Copy out all the entries below, word for word.

### Data extract

****************************************

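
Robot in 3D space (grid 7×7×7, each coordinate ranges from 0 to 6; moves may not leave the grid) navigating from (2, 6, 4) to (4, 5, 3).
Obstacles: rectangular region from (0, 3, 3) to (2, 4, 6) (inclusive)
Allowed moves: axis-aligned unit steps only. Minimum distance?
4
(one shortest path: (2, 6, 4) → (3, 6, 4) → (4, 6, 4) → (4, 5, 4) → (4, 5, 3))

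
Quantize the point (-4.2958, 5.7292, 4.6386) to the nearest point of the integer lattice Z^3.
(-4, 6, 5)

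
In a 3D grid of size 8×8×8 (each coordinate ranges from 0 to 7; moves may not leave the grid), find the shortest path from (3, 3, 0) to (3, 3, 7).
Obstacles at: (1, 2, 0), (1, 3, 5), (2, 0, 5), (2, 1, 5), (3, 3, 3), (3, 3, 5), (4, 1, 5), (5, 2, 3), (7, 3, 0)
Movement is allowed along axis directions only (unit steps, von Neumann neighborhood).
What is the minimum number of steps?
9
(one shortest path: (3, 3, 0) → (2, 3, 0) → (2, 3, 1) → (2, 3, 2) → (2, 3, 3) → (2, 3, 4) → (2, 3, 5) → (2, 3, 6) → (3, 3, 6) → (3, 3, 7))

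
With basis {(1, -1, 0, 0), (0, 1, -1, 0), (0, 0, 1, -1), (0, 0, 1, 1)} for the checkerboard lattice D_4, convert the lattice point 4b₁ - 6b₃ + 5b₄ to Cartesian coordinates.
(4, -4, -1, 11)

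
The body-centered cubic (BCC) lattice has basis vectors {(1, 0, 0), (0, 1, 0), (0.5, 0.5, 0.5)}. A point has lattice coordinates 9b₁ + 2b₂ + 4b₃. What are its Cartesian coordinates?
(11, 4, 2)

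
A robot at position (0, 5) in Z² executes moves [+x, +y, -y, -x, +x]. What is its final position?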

****************************************

### Solution for this problem
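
Robot in 3D space (grid 7×7×7, each coordinate ranges from 0 to 6; moves may not leave the grid) navigating from (2, 6, 4) to (4, 5, 3).
Obstacles: rectangular region from (0, 3, 3) to (2, 4, 6) (inclusive)
Allowed moves: axis-aligned unit steps only. Minimum distance?
4
(one shortest path: (2, 6, 4) → (3, 6, 4) → (4, 6, 4) → (4, 5, 4) → (4, 5, 3))

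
Quantize the point (-4.2958, 5.7292, 4.6386) to the nearest point of the integer lattice Z^3.
(-4, 6, 5)

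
In a 3D grid of size 8×8×8 (each coordinate ranges from 0 to 7; moves may not leave the grid), find the shortest path from (3, 3, 0) to (3, 3, 7).
Obstacles at: (1, 2, 0), (1, 3, 5), (2, 0, 5), (2, 1, 5), (3, 3, 3), (3, 3, 5), (4, 1, 5), (5, 2, 3), (7, 3, 0)
Movement is allowed along axis directions only (unit steps, von Neumann neighborhood).
What is the minimum number of steps?
9
(one shortest path: (3, 3, 0) → (2, 3, 0) → (2, 3, 1) → (2, 3, 2) → (2, 3, 3) → (2, 3, 4) → (2, 3, 5) → (2, 3, 6) → (3, 3, 6) → (3, 3, 7))

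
With basis {(1, -1, 0, 0), (0, 1, -1, 0), (0, 0, 1, -1), (0, 0, 1, 1)} for the checkerboard lattice D_4, convert the lattice point 4b₁ - 6b₃ + 5b₄ to Cartesian coordinates.
(4, -4, -1, 11)

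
The body-centered cubic (BCC) lattice has basis vectors {(1, 0, 0), (0, 1, 0), (0.5, 0.5, 0.5)}. A point has lattice coordinates 9b₁ + 2b₂ + 4b₃. What are its Cartesian coordinates?
(11, 4, 2)

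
A robot at position (0, 5) in Z² executes moves [+x, +y, -y, -x, +x]. What is its final position?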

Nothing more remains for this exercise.